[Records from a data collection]

-----

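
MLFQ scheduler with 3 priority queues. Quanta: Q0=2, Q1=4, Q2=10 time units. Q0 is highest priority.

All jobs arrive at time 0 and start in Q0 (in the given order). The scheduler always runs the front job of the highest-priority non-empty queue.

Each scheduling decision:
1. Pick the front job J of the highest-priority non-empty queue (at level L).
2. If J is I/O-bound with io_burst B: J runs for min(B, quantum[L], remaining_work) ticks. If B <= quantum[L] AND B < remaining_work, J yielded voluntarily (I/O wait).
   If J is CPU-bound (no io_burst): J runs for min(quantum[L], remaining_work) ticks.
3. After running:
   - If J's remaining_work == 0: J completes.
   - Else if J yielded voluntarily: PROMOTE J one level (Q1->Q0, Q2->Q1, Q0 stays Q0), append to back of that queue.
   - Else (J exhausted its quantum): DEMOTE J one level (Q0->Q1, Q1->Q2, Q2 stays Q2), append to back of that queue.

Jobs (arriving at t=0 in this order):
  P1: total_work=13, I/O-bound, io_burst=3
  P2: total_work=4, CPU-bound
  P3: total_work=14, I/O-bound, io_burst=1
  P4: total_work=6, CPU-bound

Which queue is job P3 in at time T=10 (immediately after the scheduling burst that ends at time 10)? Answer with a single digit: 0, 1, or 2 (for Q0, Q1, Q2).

t=0-2: P1@Q0 runs 2, rem=11, quantum used, demote→Q1. Q0=[P2,P3,P4] Q1=[P1] Q2=[]
t=2-4: P2@Q0 runs 2, rem=2, quantum used, demote→Q1. Q0=[P3,P4] Q1=[P1,P2] Q2=[]
t=4-5: P3@Q0 runs 1, rem=13, I/O yield, promote→Q0. Q0=[P4,P3] Q1=[P1,P2] Q2=[]
t=5-7: P4@Q0 runs 2, rem=4, quantum used, demote→Q1. Q0=[P3] Q1=[P1,P2,P4] Q2=[]
t=7-8: P3@Q0 runs 1, rem=12, I/O yield, promote→Q0. Q0=[P3] Q1=[P1,P2,P4] Q2=[]
t=8-9: P3@Q0 runs 1, rem=11, I/O yield, promote→Q0. Q0=[P3] Q1=[P1,P2,P4] Q2=[]
t=9-10: P3@Q0 runs 1, rem=10, I/O yield, promote→Q0. Q0=[P3] Q1=[P1,P2,P4] Q2=[]
t=10-11: P3@Q0 runs 1, rem=9, I/O yield, promote→Q0. Q0=[P3] Q1=[P1,P2,P4] Q2=[]
t=11-12: P3@Q0 runs 1, rem=8, I/O yield, promote→Q0. Q0=[P3] Q1=[P1,P2,P4] Q2=[]
t=12-13: P3@Q0 runs 1, rem=7, I/O yield, promote→Q0. Q0=[P3] Q1=[P1,P2,P4] Q2=[]
t=13-14: P3@Q0 runs 1, rem=6, I/O yield, promote→Q0. Q0=[P3] Q1=[P1,P2,P4] Q2=[]
t=14-15: P3@Q0 runs 1, rem=5, I/O yield, promote→Q0. Q0=[P3] Q1=[P1,P2,P4] Q2=[]
t=15-16: P3@Q0 runs 1, rem=4, I/O yield, promote→Q0. Q0=[P3] Q1=[P1,P2,P4] Q2=[]
t=16-17: P3@Q0 runs 1, rem=3, I/O yield, promote→Q0. Q0=[P3] Q1=[P1,P2,P4] Q2=[]
t=17-18: P3@Q0 runs 1, rem=2, I/O yield, promote→Q0. Q0=[P3] Q1=[P1,P2,P4] Q2=[]
t=18-19: P3@Q0 runs 1, rem=1, I/O yield, promote→Q0. Q0=[P3] Q1=[P1,P2,P4] Q2=[]
t=19-20: P3@Q0 runs 1, rem=0, completes. Q0=[] Q1=[P1,P2,P4] Q2=[]
t=20-23: P1@Q1 runs 3, rem=8, I/O yield, promote→Q0. Q0=[P1] Q1=[P2,P4] Q2=[]
t=23-25: P1@Q0 runs 2, rem=6, quantum used, demote→Q1. Q0=[] Q1=[P2,P4,P1] Q2=[]
t=25-27: P2@Q1 runs 2, rem=0, completes. Q0=[] Q1=[P4,P1] Q2=[]
t=27-31: P4@Q1 runs 4, rem=0, completes. Q0=[] Q1=[P1] Q2=[]
t=31-34: P1@Q1 runs 3, rem=3, I/O yield, promote→Q0. Q0=[P1] Q1=[] Q2=[]
t=34-36: P1@Q0 runs 2, rem=1, quantum used, demote→Q1. Q0=[] Q1=[P1] Q2=[]
t=36-37: P1@Q1 runs 1, rem=0, completes. Q0=[] Q1=[] Q2=[]

Answer: 0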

-----

Based on the records above, how many lines hold the string "empty"? Answer with the number by itself.

● Task output:
2